▶ [Problem statement] Exactly the lines from the beginning of the material to the line with "A = [1 2 2; 2 1 1; -1 -2 -1]" are to be repeated, both ends included.

╭─ Data shown

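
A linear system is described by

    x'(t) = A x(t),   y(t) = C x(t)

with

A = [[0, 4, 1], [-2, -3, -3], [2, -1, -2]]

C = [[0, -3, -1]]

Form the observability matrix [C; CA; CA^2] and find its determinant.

-522

CA = [[4, 10, 11]]
CA^2 = [[2, -25, -48]]
Observability matrix O = [C; CA; CA^2] = [[0, -3, -1], [4, 10, 11], [2, -25, -48]]
Expanding along the first row, det(O) = 0·(10·(-48) - 11·(-25)) - (-3)·(4·(-48) - 11·2) + (-1)·(4·(-25) - 10·2) = 0·(-205) - (-3)·(-214) + (-1)·(-120) = -522
Since det(O) ≠ 0, rank(O) = 3 and the system is completely observable.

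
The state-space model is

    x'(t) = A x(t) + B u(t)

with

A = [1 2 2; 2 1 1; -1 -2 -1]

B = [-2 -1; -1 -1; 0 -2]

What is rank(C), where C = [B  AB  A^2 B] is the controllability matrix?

3

AB = [[-4, -7], [-5, -5], [4, 5]]
A^2B = [[-6, -7], [-9, -14], [10, 12]]
Controllability matrix C = [B  AB  A^2B] = [[-2, -1, -4, -7, -6, -7], [-1, -1, -5, -5, -9, -14], [0, -2, 4, 5, 10, 12]]
Take the 3×3 submatrix of C formed by columns 1, 2, 3: [[-2, -1, -4], [-1, -1, -5], [0, -2, 4]]. Its determinant is (-2)·((-1)·4 - (-5)·(-2)) - (-1)·((-1)·4 - (-5)·0) + (-4)·((-1)·(-2) - (-1)·0) = (-2)·(-14) - (-1)·(-4) + (-4)·2 = 16 ≠ 0.
So rank(C) ≥ 3; since C has 3 rows, rank(C) = 3.
rank(C) = 3 = n, so the pair (A, B) is completely controllable.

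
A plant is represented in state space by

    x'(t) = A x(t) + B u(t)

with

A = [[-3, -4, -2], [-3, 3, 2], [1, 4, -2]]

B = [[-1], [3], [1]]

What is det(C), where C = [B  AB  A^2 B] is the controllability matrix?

-206

AB = [[-11], [14], [9]]
A^2B = [[-41], [93], [27]]
Controllability matrix C = [B  AB  A^2B] = [[-1, -11, -41], [3, 14, 93], [1, 9, 27]]
Expanding along the first row, det(C) = (-1)·(14·27 - 93·9) - (-11)·(3·27 - 93·1) + (-41)·(3·9 - 14·1) = (-1)·(-459) - (-11)·(-12) + (-41)·13 = -206
Since det(C) ≠ 0, rank(C) = 3 and the system is completely controllable.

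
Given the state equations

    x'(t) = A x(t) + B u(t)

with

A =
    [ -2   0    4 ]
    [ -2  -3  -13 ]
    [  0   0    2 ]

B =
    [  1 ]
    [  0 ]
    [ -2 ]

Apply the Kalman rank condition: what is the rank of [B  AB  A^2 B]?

2

AB = [[-10], [24], [-4]]
A^2B = [[4], [0], [-8]]
Controllability matrix C = [B  AB  A^2B] = [[1, -10, 4], [0, 24, 0], [-2, -4, -8]]
The rows r1, r2, r3 of C are linearly dependent: 2·r1 + r2 + r3 = 0 (check each entry), so rank(C) ≤ 2.
The 2×2 minor from rows 1, 2, columns 1, 2 is 1·24 - (-10)·0 = 24 - 0 = 24 ≠ 0, so rank(C) = 2.
rank(C) = 2 < n = 3, so the pair (A, B) is not completely controllable.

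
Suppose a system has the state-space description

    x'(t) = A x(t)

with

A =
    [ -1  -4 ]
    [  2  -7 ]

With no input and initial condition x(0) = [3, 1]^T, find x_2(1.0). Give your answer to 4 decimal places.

det(sI - A) = s^2 - (tr A)s + det A, with tr A = (-1) + (-7) = -8 and det A = (-1)·(-7) - (-4)·2 = 7 - (-8) = 15.
So p(s) = det(sI - A) = s^2 + 8s + 15.
Factor s^2 + 8s + 15: two numbers with sum -8 and product 15 are -3 and -5, so s^2 + 8s + 15 = (s + 3)(s + 5).
Hence p(s) = (s + 3) (s + 5), with roots -5, -3.
The eigenvalues -5, -3 are distinct and real, so A is diagonalisable and x(t) = e^{At} x(0) = V diag(e^{λ_i t}) V^{-1} x(0), where the columns of V are the eigenvectors.
λ = -5: A - (-5)I = [[4, -4], [2, -2]]. Row 1 gives 4·v1 + (-4)·v2 = 0, so take v_1 = [-1, -1]^T.
λ = -3: A - (-3)I = [[2, -4], [2, -4]]. Row 1 gives 2·v1 + (-4)·v2 = 0, so take v_2 = [2, 1]^T.
V = [v_1 v_2] = [[-1, 2], [-1, 1]] has det V = 1, so V^{-1} = adj(V)/det V = [[1, -2], [1, -1]].
Modal coordinates z(0) = V^{-1} x(0): 1·3 + (-2)·1 = 1; 1·3 + (-1)·1 = 2; so z(0) = [1, 2]^T.
x_2(t) = Σ_i (v_i)_2 · z_i(0) · e^{λ_i t} (row 2 of V times the modal terms).
x_2(1.0) = (-1)·1·e^{-5·1.0} + 1·2·e^{-3·1.0} = (-1)·0.006738 + 2·0.049787 = 0.0928.

0.0928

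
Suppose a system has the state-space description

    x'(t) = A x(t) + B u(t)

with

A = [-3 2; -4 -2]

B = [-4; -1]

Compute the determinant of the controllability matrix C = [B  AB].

-62

AB = [[10], [18]]
Controllability matrix C = [B  AB] = [[-4, 10], [-1, 18]]
det(C) = (-4)·18 - 10·(-1) = -72 - (-10) = -62
Since det(C) ≠ 0, rank(C) = 2 and the system is completely controllable.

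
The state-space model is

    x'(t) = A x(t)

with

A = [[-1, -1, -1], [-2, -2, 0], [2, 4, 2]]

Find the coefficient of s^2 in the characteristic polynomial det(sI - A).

1

Expand det(sI - A) for the 3×3 matrix.
p(s) = s^3 + s^2 - 4s - 4.
(Check: constant term = det(-A) = (-1)^3 det A = -4; coefficient of s^2 = -tr A = 1.)
The coefficient of s^2 is 1.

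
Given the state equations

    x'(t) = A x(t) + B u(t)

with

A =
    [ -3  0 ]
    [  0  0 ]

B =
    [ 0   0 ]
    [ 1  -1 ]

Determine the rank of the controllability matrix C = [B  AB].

AB = [[0, 0], [0, 0]]
Controllability matrix C = [B  AB] = [[0, 0, 0, 0], [1, -1, 0, 0]]
Every column of C is a scalar multiple of column 1 = [0, 1] (multipliers 1, -1, 0, 0), so the columns span a one-dimensional space.
C ≠ 0, hence rank(C) = 1.
rank(C) = 1 < n = 2, so the pair (A, B) is not completely controllable.

1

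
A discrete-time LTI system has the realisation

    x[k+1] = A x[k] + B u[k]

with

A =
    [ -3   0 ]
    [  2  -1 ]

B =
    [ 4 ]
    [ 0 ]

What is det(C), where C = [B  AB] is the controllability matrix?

32

AB = [[-12], [8]]
Controllability matrix C = [B  AB] = [[4, -12], [0, 8]]
det(C) = 4·8 - (-12)·0 = 32 - 0 = 32
Since det(C) ≠ 0, rank(C) = 2 and the system is completely controllable.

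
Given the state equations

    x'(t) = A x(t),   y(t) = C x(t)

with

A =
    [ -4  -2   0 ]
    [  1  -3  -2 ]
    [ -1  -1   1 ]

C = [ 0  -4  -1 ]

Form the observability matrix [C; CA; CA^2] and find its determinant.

CA = [[-3, 13, 7]]
CA^2 = [[18, -40, -19]]
Observability matrix O = [C; CA; CA^2] = [[0, -4, -1], [-3, 13, 7], [18, -40, -19]]
Expanding along the first row, det(O) = 0·(13·(-19) - 7·(-40)) - (-4)·((-3)·(-19) - 7·18) + (-1)·((-3)·(-40) - 13·18) = 0·33 - (-4)·(-69) + (-1)·(-114) = -162
Since det(O) ≠ 0, rank(O) = 3 and the system is completely observable.

-162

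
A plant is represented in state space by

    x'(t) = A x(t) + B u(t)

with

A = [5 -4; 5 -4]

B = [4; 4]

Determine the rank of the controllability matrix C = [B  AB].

1

AB = [[4], [4]]
Controllability matrix C = [B  AB] = [[4, 4], [4, 4]]
Every column of C is a scalar multiple of column 1 = [4, 4] (multipliers 1, 1), so the columns span a one-dimensional space.
C ≠ 0, hence rank(C) = 1.
rank(C) = 1 < n = 2, so the pair (A, B) is not completely controllable.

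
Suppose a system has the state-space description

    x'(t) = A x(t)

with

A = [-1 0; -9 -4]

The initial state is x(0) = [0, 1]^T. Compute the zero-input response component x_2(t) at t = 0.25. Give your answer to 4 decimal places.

det(sI - A) = s^2 - (tr A)s + det A, with tr A = (-1) + (-4) = -5 and det A = (-1)·(-4) - 0·(-9) = 4 - 0 = 4.
So p(s) = det(sI - A) = s^2 + 5s + 4.
Factor s^2 + 5s + 4: two numbers with sum -5 and product 4 are -1 and -4, so s^2 + 5s + 4 = (s + 1)(s + 4).
Hence p(s) = (s + 1) (s + 4), with roots -4, -1.
The eigenvalues -4, -1 are distinct and real, so A is diagonalisable and x(t) = e^{At} x(0) = V diag(e^{λ_i t}) V^{-1} x(0), where the columns of V are the eigenvectors.
λ = -4: A - (-4)I = [[3, 0], [-9, 0]]. Row 1 gives 3·v1 + 0·v2 = 0, so take v_1 = [0, -1]^T.
λ = -1: A - (-1)I = [[0, 0], [-9, -3]]. Row 2 gives (-9)·v1 + (-3)·v2 = 0, so take v_2 = [-1, 3]^T.
V = [v_1 v_2] = [[0, -1], [-1, 3]] has det V = -1, so V^{-1} = adj(V)/det V = [[-3, -1], [-1, 0]].
Modal coordinates z(0) = V^{-1} x(0): (-3)·0 + (-1)·1 = -1; (-1)·0 + 0·1 = 0; so z(0) = [-1, 0]^T.
x_2(t) = Σ_i (v_i)_2 · z_i(0) · e^{λ_i t} (row 2 of V times the modal terms).
x_2(0.25) = (-1)·(-1)·e^{-4·0.25} + 3·0·e^{-1·0.25} = 1·0.367879 + 0·0.778801 = 0.3679.

0.3679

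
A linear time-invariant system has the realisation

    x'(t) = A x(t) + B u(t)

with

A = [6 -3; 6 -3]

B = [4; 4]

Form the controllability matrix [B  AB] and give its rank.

AB = [[12], [12]]
Controllability matrix C = [B  AB] = [[4, 12], [4, 12]]
Every column of C is a scalar multiple of column 1 = [4, 4] (multipliers 1, 3), so the columns span a one-dimensional space.
C ≠ 0, hence rank(C) = 1.
rank(C) = 1 < n = 2, so the pair (A, B) is not completely controllable.

1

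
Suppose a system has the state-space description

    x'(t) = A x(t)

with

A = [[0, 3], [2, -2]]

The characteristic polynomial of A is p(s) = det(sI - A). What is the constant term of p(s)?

For a 2×2 matrix, det(sI - A) = s^2 - (tr A)s + det A.
tr A = -2, det A = -6.
So p(s) = s^2 + 2s - 6.
The constant term is -6.

-6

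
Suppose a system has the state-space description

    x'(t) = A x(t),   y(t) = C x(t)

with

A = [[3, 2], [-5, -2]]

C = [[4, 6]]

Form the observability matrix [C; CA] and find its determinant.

92

CA = [[-18, -4]]
Observability matrix O = [C; CA] = [[4, 6], [-18, -4]]
det(O) = 4·(-4) - 6·(-18) = -16 - (-108) = 92
Since det(O) ≠ 0, rank(O) = 2 and the system is completely observable.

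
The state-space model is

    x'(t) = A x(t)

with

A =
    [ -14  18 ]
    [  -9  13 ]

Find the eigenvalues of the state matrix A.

det(sI - A) = s^2 - (tr A)s + det A, with tr A = (-14) + 13 = -1 and det A = (-14)·13 - 18·(-9) = -182 - (-162) = -20.
So p(s) = det(sI - A) = s^2 + s - 20.
Factor s^2 + s - 20: two numbers with sum -1 and product -20 are 4 and -5, so s^2 + s - 20 = (s - 4)(s + 5).
Hence p(s) = (s - 4) (s + 5), with roots -5, 4.
At least one eigenvalue has non-negative real part, so the system is not asymptotically stable.

-5, 4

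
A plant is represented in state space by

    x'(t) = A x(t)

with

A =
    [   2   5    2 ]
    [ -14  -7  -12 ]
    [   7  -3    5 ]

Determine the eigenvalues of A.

-5, 2, 3

det(sI - A) = s^3 - (tr A)s^2 + (M11 + M22 + M33)s - det A, where Mii is the 2×2 principal minor of A obtained by deleting row i and column i.
tr A = 2 + (-7) + 5 = 0; M11 = (-7)·5 - (-12)·(-3) = -35 - 36 = -71; M22 = 2·5 - 2·7 = 10 - 14 = -4; M33 = 2·(-7) - 5·(-14) = -14 - (-70) = 56; sum of minors = -19.
det A = 2·((-7)·5 - (-12)·(-3)) - 5·((-14)·5 - (-12)·7) + 2·((-14)·(-3) - (-7)·7) = 2·(-71) - 5·14 + 2·91 = -30.
So p(s) = det(sI - A) = s^3 - 19s + 30.
Rational-root test: any integer root divides 30. Testing small divisors, s = 2 works: p(2) = 8 + 0 + (-38) + 30 = 0, so (s - 2) is a factor.
Dividing, p(s) = (s - 2)(s^2 + 2s - 15).
Factor s^2 + 2s - 15: two numbers with sum -2 and product -15 are 3 and -5, so s^2 + 2s - 15 = (s - 3)(s + 5).
Hence p(s) = (s - 3) (s - 2) (s + 5), with roots -5, 2, 3.
At least one eigenvalue has non-negative real part, so the system is not asymptotically stable.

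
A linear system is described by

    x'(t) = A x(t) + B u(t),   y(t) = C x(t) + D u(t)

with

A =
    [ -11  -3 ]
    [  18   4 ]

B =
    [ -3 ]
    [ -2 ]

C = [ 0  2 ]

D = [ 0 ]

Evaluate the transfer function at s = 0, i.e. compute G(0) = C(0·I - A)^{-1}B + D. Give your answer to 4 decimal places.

-15.2000

G(0) = C(-A)^{-1}B + D = -C A^{-1} B + D.
det A = 10, so A^{-1} = (1/10)·adj(A) = [[2/5, 3/10], [-9/5, -11/10]]
A^{-1} B = [-9/5, 38/5]^T
C A^{-1} B = 76/5
G(0) = D - C A^{-1} B = 0 - (76/5) = -76/5 ≈ -15.2000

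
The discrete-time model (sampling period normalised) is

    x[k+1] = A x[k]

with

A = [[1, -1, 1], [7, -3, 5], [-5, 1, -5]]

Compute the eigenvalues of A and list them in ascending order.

det(zI - A) = z^3 - (tr A)z^2 + (M11 + M22 + M33)z - det A, where Mii is the 2×2 principal minor of A obtained by deleting row i and column i.
tr A = 1 + (-3) + (-5) = -7; M11 = (-3)·(-5) - 5·1 = 15 - 5 = 10; M22 = 1·(-5) - 1·(-5) = -5 - (-5) = 0; M33 = 1·(-3) - (-1)·7 = -3 - (-7) = 4; sum of minors = 14.
det A = 1·((-3)·(-5) - 5·1) - (-1)·(7·(-5) - 5·(-5)) + 1·(7·1 - (-3)·(-5)) = 1·10 - (-1)·(-10) + 1·(-8) = -8.
So p(z) = det(zI - A) = z^3 + 7z^2 + 14z + 8.
Rational-root test: any integer root divides 8. Testing small divisors, z = -1 works: p(-1) = -1 + 7 + (-14) + 8 = 0, so (z + 1) is a factor.
Dividing, p(z) = (z + 1)(z^2 + 6z + 8).
Factor z^2 + 6z + 8: two numbers with sum -6 and product 8 are -2 and -4, so z^2 + 6z + 8 = (z + 2)(z + 4).
Hence p(z) = (z + 1) (z + 2) (z + 4), with roots -4, -2, -1.

-4, -2, -1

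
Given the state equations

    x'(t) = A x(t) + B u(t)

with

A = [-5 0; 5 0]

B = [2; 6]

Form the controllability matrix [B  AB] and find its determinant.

80

AB = [[-10], [10]]
Controllability matrix C = [B  AB] = [[2, -10], [6, 10]]
det(C) = 2·10 - (-10)·6 = 20 - (-60) = 80
Since det(C) ≠ 0, rank(C) = 2 and the system is completely controllable.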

╰─

▶ [Solution below]
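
A linear system is described by

    x'(t) = A x(t),   y(t) = C x(t)

with

A = [[0, 4, 1], [-2, -3, -3], [2, -1, -2]]

C = [[0, -3, -1]]

Form the observability matrix [C; CA; CA^2] and find its determinant.

-522

CA = [[4, 10, 11]]
CA^2 = [[2, -25, -48]]
Observability matrix O = [C; CA; CA^2] = [[0, -3, -1], [4, 10, 11], [2, -25, -48]]
Expanding along the first row, det(O) = 0·(10·(-48) - 11·(-25)) - (-3)·(4·(-48) - 11·2) + (-1)·(4·(-25) - 10·2) = 0·(-205) - (-3)·(-214) + (-1)·(-120) = -522
Since det(O) ≠ 0, rank(O) = 3 and the system is completely observable.

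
The state-space model is

    x'(t) = A x(t) + B u(t)

with

A = [1 2 2; 2 1 1; -1 -2 -1]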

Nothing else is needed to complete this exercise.